- **THE INPUT**:
.....

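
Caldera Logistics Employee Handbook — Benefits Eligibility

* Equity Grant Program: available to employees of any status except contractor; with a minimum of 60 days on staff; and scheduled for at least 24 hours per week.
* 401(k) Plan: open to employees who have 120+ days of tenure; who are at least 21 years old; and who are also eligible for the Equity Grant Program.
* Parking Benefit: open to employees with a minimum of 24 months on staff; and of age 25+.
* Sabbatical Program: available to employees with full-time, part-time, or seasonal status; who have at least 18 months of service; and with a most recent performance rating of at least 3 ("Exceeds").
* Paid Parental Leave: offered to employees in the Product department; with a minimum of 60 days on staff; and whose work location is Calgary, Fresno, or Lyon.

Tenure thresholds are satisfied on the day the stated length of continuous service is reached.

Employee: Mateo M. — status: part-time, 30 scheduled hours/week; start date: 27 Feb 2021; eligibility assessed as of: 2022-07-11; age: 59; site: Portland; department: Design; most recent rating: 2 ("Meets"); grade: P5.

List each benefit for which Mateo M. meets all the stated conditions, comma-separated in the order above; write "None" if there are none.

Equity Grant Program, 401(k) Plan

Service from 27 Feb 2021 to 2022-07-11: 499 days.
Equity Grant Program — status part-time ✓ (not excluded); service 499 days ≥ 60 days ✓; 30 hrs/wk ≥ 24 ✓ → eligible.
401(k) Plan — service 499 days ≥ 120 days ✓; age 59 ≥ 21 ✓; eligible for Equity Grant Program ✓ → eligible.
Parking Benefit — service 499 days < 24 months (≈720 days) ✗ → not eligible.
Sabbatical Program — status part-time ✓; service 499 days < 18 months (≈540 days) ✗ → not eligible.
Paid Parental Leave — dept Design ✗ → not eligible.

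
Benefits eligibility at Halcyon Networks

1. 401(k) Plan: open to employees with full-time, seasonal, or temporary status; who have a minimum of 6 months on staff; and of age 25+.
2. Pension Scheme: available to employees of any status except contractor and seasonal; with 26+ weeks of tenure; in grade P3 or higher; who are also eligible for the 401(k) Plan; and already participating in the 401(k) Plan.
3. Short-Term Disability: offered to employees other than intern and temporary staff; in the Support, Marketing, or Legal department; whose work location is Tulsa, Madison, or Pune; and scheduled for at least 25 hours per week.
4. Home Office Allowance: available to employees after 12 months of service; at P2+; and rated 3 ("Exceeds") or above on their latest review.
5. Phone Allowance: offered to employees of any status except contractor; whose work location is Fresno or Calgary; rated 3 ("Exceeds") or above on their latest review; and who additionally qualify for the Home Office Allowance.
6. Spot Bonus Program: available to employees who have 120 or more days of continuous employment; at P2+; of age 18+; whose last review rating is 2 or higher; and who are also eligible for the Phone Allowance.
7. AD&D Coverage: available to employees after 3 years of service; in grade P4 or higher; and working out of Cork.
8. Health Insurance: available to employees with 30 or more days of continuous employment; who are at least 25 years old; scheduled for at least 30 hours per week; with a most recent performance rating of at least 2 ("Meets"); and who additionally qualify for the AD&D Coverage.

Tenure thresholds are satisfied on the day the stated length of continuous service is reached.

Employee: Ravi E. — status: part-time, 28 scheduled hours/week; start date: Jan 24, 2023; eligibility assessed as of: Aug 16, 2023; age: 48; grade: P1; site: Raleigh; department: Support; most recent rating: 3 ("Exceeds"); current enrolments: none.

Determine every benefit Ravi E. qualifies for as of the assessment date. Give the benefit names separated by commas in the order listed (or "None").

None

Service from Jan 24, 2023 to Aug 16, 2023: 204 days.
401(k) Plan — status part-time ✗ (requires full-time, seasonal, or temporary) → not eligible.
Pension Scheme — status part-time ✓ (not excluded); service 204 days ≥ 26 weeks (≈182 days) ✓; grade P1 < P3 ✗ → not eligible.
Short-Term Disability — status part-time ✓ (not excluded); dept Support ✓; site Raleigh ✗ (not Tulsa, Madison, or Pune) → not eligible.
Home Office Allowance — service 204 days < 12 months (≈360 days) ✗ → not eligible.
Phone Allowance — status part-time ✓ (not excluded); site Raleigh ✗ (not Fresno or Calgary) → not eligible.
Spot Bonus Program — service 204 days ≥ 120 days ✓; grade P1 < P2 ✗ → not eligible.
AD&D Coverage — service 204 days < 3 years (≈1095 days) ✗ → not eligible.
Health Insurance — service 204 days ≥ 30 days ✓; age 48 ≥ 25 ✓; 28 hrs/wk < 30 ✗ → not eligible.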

.....

- **DESCRIPTION OF THE TASK**: All lines in the listing above from the line containing "3. Short-Term Disability: offered" to the line containing "6. Spot Bonus", inclusive, should be retyped exactly; no other lines should appear.

- **ANSWER SECTION**:
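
3. Short-Term Disability: offered to employees other than intern and temporary staff; in the Support, Marketing, or Legal department; whose work location is Tulsa, Madison, or Pune; and scheduled for at least 25 hours per week.
4. Home Office Allowance: available to employees after 12 months of service; at P2+; and rated 3 ("Exceeds") or above on their latest review.
5. Phone Allowance: offered to employees of any status except contractor; whose work location is Fresno or Calgary; rated 3 ("Exceeds") or above on their latest review; and who additionally qualify for the Home Office Allowance.
6. Spot Bonus Program: available to employees who have 120 or more days of continuous employment; at P2+; of age 18+; whose last review rating is 2 or higher; and who are also eligible for the Phone Allowance.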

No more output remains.